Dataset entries
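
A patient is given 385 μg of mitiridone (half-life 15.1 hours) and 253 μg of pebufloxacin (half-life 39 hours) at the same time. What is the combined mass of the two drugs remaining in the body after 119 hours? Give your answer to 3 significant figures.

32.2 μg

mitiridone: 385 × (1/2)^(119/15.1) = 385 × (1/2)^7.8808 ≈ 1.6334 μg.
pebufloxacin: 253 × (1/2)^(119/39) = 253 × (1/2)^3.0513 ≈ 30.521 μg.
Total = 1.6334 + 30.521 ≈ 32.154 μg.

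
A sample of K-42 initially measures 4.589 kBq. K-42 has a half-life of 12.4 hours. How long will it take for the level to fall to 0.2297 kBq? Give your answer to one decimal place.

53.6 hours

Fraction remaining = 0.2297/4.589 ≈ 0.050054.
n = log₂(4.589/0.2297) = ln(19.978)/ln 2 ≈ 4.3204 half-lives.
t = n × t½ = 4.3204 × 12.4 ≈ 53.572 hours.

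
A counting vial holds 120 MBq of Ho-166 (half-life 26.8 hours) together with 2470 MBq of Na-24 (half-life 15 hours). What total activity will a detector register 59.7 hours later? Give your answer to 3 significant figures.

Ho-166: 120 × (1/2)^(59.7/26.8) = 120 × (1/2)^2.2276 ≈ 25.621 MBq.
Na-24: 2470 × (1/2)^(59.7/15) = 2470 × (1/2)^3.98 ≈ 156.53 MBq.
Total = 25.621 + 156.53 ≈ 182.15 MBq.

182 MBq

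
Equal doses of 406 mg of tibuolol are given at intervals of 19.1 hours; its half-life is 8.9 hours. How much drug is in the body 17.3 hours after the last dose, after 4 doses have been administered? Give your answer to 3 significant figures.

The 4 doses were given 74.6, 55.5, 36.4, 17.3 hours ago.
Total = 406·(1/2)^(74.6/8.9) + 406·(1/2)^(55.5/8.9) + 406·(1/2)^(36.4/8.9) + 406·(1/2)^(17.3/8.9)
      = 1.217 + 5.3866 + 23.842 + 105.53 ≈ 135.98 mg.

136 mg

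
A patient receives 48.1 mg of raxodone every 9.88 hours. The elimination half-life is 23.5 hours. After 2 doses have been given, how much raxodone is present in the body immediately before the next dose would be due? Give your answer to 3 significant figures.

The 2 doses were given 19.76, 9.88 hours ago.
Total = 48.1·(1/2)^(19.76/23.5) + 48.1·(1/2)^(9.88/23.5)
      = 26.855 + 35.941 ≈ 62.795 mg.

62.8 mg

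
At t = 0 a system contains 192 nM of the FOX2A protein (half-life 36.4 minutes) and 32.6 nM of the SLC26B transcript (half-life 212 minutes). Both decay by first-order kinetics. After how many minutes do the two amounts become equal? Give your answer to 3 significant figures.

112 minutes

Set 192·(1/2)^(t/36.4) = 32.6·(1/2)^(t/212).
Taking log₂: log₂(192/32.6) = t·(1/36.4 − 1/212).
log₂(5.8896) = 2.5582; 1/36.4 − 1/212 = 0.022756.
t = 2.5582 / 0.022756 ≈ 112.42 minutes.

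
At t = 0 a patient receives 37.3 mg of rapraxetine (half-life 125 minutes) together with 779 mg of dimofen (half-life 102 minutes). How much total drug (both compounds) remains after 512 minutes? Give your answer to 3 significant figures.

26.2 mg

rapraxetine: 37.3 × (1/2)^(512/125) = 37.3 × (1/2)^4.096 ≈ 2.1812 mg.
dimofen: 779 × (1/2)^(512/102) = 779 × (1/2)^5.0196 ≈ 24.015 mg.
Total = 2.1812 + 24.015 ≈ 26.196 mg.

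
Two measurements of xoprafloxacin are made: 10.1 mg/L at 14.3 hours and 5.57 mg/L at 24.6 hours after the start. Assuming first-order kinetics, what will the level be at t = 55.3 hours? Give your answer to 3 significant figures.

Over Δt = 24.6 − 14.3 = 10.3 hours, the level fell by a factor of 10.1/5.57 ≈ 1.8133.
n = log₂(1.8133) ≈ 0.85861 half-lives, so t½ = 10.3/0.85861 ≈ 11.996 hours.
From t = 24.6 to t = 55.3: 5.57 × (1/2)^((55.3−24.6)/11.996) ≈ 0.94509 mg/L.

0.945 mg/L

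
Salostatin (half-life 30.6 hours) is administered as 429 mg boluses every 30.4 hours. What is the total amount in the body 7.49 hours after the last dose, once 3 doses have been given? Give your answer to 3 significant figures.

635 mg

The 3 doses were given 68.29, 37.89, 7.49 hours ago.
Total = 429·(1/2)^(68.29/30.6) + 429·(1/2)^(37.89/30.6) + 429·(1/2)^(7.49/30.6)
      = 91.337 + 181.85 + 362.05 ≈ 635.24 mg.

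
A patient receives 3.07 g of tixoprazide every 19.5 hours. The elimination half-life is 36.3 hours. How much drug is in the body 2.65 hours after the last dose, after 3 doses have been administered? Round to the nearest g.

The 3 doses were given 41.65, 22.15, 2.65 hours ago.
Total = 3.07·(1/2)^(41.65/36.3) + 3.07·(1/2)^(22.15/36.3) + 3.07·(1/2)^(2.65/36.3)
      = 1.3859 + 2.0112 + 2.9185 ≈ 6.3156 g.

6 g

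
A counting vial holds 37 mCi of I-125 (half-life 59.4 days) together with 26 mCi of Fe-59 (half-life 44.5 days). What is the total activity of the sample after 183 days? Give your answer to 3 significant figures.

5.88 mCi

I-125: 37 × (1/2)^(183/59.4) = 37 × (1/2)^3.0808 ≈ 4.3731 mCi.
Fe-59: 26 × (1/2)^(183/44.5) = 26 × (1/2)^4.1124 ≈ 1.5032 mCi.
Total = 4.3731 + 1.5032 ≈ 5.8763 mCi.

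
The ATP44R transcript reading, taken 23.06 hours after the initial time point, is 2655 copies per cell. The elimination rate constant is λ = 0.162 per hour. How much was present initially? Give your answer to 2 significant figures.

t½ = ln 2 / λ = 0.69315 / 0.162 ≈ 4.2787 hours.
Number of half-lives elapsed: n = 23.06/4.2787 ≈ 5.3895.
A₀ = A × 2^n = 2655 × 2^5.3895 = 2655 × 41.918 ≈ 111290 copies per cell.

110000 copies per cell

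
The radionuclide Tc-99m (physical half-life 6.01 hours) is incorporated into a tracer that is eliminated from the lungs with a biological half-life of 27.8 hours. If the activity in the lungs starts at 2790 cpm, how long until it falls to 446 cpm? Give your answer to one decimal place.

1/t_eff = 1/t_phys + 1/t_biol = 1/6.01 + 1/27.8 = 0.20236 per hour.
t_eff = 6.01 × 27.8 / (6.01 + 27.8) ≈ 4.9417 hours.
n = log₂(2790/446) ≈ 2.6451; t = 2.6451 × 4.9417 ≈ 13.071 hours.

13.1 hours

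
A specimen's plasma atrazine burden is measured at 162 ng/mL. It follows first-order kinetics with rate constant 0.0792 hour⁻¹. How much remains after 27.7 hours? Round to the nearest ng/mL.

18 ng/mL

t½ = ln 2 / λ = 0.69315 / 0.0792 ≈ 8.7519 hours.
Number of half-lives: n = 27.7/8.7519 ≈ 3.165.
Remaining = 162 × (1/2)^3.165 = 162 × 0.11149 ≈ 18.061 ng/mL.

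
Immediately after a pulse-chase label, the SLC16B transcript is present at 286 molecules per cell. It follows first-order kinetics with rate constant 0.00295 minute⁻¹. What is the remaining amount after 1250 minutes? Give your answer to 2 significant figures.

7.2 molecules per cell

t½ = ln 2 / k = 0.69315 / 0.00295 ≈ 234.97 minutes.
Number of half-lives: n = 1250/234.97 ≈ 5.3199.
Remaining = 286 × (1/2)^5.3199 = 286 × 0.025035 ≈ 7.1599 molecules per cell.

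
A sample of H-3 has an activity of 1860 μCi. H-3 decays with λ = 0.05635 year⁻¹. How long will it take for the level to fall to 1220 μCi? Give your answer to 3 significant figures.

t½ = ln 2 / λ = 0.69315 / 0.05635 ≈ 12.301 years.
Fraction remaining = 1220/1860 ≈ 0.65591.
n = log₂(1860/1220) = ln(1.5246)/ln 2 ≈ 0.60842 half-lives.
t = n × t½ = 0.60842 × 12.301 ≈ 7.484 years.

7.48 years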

Goal of the exercise ▸ All lines from the one that holds "Immediately after a" to the end of the entries above must be transcribed exactly, both ends included, and no others.

Written answer ▸
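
Immediately after a pulse-chase label, the SLC16B transcript is present at 286 molecules per cell. It follows first-order kinetics with rate constant 0.00295 minute⁻¹. What is the remaining amount after 1250 minutes? Give your answer to 2 significant figures.

7.2 molecules per cell

t½ = ln 2 / k = 0.69315 / 0.00295 ≈ 234.97 minutes.
Number of half-lives: n = 1250/234.97 ≈ 5.3199.
Remaining = 286 × (1/2)^5.3199 = 286 × 0.025035 ≈ 7.1599 molecules per cell.

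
A sample of H-3 has an activity of 1860 μCi. H-3 decays with λ = 0.05635 year⁻¹. How long will it take for the level to fall to 1220 μCi? Give your answer to 3 significant figures.

t½ = ln 2 / λ = 0.69315 / 0.05635 ≈ 12.301 years.
Fraction remaining = 1220/1860 ≈ 0.65591.
n = log₂(1860/1220) = ln(1.5246)/ln 2 ≈ 0.60842 half-lives.
t = n × t½ = 0.60842 × 12.301 ≈ 7.484 years.

7.48 years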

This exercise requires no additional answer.